Even if a line seems odd, print it as it is, and include every record.
+ + + + + + +
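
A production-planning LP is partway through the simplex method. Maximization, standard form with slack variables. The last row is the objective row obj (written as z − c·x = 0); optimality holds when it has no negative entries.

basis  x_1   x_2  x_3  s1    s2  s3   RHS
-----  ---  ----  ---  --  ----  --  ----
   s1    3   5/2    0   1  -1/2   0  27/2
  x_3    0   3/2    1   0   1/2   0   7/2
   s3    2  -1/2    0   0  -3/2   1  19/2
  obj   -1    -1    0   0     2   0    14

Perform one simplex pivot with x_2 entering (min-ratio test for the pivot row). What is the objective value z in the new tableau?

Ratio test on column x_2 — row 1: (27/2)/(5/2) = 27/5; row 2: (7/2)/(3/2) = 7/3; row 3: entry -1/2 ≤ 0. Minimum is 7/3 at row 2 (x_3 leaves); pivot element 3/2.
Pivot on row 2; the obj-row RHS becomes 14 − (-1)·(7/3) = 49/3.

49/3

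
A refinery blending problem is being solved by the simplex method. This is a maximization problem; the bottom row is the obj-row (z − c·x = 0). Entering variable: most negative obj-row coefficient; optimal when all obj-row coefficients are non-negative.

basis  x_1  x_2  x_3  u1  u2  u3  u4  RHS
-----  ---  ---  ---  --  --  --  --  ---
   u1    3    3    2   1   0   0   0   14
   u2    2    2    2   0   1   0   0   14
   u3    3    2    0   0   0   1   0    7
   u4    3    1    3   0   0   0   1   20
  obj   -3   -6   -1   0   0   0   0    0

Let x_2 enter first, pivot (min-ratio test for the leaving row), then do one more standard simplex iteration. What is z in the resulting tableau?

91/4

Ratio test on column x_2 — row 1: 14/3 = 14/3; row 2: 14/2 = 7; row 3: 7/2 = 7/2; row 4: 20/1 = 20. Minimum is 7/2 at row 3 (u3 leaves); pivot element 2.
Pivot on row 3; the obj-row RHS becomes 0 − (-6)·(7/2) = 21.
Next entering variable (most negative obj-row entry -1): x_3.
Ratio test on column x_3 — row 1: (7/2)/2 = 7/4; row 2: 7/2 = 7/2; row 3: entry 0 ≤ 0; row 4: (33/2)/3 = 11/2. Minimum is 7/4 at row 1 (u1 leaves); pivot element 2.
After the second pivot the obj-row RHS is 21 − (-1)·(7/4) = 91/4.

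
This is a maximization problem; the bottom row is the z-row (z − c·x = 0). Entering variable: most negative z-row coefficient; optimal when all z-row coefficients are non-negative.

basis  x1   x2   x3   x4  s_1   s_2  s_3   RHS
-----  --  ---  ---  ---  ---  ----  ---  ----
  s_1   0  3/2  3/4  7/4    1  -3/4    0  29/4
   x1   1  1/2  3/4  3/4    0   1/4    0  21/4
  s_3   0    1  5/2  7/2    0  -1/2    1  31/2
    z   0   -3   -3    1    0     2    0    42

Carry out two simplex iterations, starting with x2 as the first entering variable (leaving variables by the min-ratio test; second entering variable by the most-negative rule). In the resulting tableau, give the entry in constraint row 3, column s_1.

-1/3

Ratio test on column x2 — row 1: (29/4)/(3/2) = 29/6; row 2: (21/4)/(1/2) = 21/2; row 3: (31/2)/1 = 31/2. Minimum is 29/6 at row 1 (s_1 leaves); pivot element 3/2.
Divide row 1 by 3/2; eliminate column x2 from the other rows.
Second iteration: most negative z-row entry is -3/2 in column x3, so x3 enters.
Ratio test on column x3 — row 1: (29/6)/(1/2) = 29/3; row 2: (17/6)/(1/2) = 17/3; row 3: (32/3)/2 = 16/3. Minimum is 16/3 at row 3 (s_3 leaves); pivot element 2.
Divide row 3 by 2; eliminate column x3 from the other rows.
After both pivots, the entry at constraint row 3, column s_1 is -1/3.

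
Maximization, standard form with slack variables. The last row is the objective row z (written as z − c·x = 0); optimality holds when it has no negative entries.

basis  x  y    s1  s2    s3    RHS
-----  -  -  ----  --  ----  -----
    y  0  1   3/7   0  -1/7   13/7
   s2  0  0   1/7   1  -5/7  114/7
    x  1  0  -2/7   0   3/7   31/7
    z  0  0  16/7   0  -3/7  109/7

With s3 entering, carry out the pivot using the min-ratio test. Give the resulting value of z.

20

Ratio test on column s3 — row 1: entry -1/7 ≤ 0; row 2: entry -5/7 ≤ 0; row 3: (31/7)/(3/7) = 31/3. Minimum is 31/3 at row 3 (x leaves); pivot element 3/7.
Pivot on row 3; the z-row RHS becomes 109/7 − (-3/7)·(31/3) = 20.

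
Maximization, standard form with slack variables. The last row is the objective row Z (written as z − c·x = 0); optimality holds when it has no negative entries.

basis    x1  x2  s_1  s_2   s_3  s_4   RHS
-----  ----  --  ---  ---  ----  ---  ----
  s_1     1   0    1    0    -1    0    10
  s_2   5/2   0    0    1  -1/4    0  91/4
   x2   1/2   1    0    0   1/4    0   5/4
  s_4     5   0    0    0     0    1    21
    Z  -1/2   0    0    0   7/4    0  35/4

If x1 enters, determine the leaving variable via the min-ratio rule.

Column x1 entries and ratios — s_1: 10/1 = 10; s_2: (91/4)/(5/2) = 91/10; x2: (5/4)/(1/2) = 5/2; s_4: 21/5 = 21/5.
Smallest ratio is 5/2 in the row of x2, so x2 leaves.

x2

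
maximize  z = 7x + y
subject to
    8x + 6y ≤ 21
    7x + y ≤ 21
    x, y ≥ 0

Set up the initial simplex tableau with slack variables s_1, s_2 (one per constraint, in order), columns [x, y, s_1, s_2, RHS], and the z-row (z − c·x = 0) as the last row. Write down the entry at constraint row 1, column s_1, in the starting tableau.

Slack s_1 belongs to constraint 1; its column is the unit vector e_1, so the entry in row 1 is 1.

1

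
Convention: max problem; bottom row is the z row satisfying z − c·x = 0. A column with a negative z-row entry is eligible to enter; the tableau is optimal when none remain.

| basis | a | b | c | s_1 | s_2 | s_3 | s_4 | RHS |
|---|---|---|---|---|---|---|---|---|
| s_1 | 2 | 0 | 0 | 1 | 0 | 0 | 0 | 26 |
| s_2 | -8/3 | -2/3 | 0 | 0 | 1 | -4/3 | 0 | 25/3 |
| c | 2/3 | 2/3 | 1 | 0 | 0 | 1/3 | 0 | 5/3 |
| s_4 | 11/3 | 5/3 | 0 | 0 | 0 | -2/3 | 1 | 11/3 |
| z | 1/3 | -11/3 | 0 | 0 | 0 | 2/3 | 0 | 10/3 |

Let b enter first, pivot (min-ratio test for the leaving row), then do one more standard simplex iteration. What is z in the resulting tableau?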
+ + + + + + +
OUTPUT BELOW:
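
A production-planning LP is partway through the simplex method. Maximization, standard form with slack variables. The last row is the objective row obj (written as z − c·x = 0); optimality holds when it has no negative entries.

basis  x_1   x_2  x_3  s1    s2  s3   RHS
-----  ---  ----  ---  --  ----  --  ----
   s1    3   5/2    0   1  -1/2   0  27/2
  x_3    0   3/2    1   0   1/2   0   7/2
   s3    2  -1/2    0   0  -3/2   1  19/2
  obj   -1    -1    0   0     2   0    14

Perform one simplex pivot with x_2 entering (min-ratio test for the pivot row). What is the objective value z in the new tableau?

Ratio test on column x_2 — row 1: (27/2)/(5/2) = 27/5; row 2: (7/2)/(3/2) = 7/3; row 3: entry -1/2 ≤ 0. Minimum is 7/3 at row 2 (x_3 leaves); pivot element 3/2.
Pivot on row 2; the obj-row RHS becomes 14 − (-1)·(7/3) = 49/3.

49/3

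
A refinery blending problem is being solved by the simplex method. This is a maximization problem; the bottom row is the obj-row (z − c·x = 0). Entering variable: most negative obj-row coefficient; optimal when all obj-row coefficients are non-negative.

basis  x_1  x_2  x_3  u1  u2  u3  u4  RHS
-----  ---  ---  ---  --  --  --  --  ---
   u1    3    3    2   1   0   0   0   14
   u2    2    2    2   0   1   0   0   14
   u3    3    2    0   0   0   1   0    7
   u4    3    1    3   0   0   0   1   20
  obj   -3   -6   -1   0   0   0   0    0

Let x_2 enter first, pivot (min-ratio test for the leaving row), then do one more standard simplex iteration. What is z in the resulting tableau?

91/4

Ratio test on column x_2 — row 1: 14/3 = 14/3; row 2: 14/2 = 7; row 3: 7/2 = 7/2; row 4: 20/1 = 20. Minimum is 7/2 at row 3 (u3 leaves); pivot element 2.
Pivot on row 3; the obj-row RHS becomes 0 − (-6)·(7/2) = 21.
Next entering variable (most negative obj-row entry -1): x_3.
Ratio test on column x_3 — row 1: (7/2)/2 = 7/4; row 2: 7/2 = 7/2; row 3: entry 0 ≤ 0; row 4: (33/2)/3 = 11/2. Minimum is 7/4 at row 1 (u1 leaves); pivot element 2.
After the second pivot the obj-row RHS is 21 − (-1)·(7/4) = 91/4.

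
This is a maximization problem; the bottom row is the z-row (z − c·x = 0). Entering variable: most negative z-row coefficient; optimal when all z-row coefficients are non-negative.

basis  x1   x2   x3   x4  s_1   s_2  s_3   RHS
-----  --  ---  ---  ---  ---  ----  ---  ----
  s_1   0  3/2  3/4  7/4    1  -3/4    0  29/4
   x1   1  1/2  3/4  3/4    0   1/4    0  21/4
  s_3   0    1  5/2  7/2    0  -1/2    1  31/2
    z   0   -3   -3    1    0     2    0    42

Carry out two simplex iterations, starting with x2 as the first entering variable (leaving variables by the min-ratio test; second entering variable by the most-negative rule). In the resulting tableau, give the entry in constraint row 3, column s_1.

-1/3

Ratio test on column x2 — row 1: (29/4)/(3/2) = 29/6; row 2: (21/4)/(1/2) = 21/2; row 3: (31/2)/1 = 31/2. Minimum is 29/6 at row 1 (s_1 leaves); pivot element 3/2.
Divide row 1 by 3/2; eliminate column x2 from the other rows.
Second iteration: most negative z-row entry is -3/2 in column x3, so x3 enters.
Ratio test on column x3 — row 1: (29/6)/(1/2) = 29/3; row 2: (17/6)/(1/2) = 17/3; row 3: (32/3)/2 = 16/3. Minimum is 16/3 at row 3 (s_3 leaves); pivot element 2.
Divide row 3 by 2; eliminate column x3 from the other rows.
After both pivots, the entry at constraint row 3, column s_1 is -1/3.

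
Maximization, standard form with slack variables. The last row is the objective row z (written as z − c·x = 0); optimality holds when it has no negative entries.

basis  x  y    s1  s2    s3    RHS
-----  -  -  ----  --  ----  -----
    y  0  1   3/7   0  -1/7   13/7
   s2  0  0   1/7   1  -5/7  114/7
    x  1  0  -2/7   0   3/7   31/7
    z  0  0  16/7   0  -3/7  109/7

With s3 entering, carry out the pivot using the min-ratio test. Give the resulting value of z.

20

Ratio test on column s3 — row 1: entry -1/7 ≤ 0; row 2: entry -5/7 ≤ 0; row 3: (31/7)/(3/7) = 31/3. Minimum is 31/3 at row 3 (x leaves); pivot element 3/7.
Pivot on row 3; the z-row RHS becomes 109/7 − (-3/7)·(31/3) = 20.

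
Maximization, standard form with slack variables. The last row is the objective row Z (written as z − c·x = 0); optimality holds when it has no negative entries.

basis    x1  x2  s_1  s_2   s_3  s_4   RHS
-----  ----  --  ---  ---  ----  ---  ----
  s_1     1   0    1    0    -1    0    10
  s_2   5/2   0    0    1  -1/4    0  91/4
   x2   1/2   1    0    0   1/4    0   5/4
  s_4     5   0    0    0     0    1    21
    Z  -1/2   0    0    0   7/4    0  35/4

If x1 enters, determine the leaving variable via the min-ratio rule.

Column x1 entries and ratios — s_1: 10/1 = 10; s_2: (91/4)/(5/2) = 91/10; x2: (5/4)/(1/2) = 5/2; s_4: 21/5 = 21/5.
Smallest ratio is 5/2 in the row of x2, so x2 leaves.

x2

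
maximize  z = 7x + y
subject to
    8x + 6y ≤ 21
    7x + y ≤ 21
    x, y ≥ 0

Set up the initial simplex tableau with slack variables s_1, s_2 (one per constraint, in order), columns [x, y, s_1, s_2, RHS], and the z-row (z − c·x = 0) as the last row. Write down the entry at constraint row 1, column s_1, in the starting tableau.

Slack s_1 belongs to constraint 1; its column is the unit vector e_1, so the entry in row 1 is 1.

1

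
Convention: max problem; bottom row is the z row satisfying z − c·x = 0. A column with a negative z-row entry is eligible to enter; the tableau is optimal when none remain.

| basis | a | b | c | s_1 | s_2 | s_3 | s_4 | RHS |
|---|---|---|---|---|---|---|---|---|
| s_1 | 2 | 0 | 0 | 1 | 0 | 0 | 0 | 26 |
| s_2 | -8/3 | -2/3 | 0 | 0 | 1 | -4/3 | 0 | 25/3 |
| c | 2/3 | 2/3 | 1 | 0 | 0 | 1/3 | 0 | 5/3 |
| s_4 | 11/3 | 5/3 | 0 | 0 | 0 | -2/3 | 1 | 11/3 |
| z | 1/3 | -11/3 | 0 | 0 | 0 | 2/3 | 0 | 10/3 |

Let b enter first, pivot (min-ratio test for the leaving row), then do one more standard simplex iteration. What is z in the resulting tableau?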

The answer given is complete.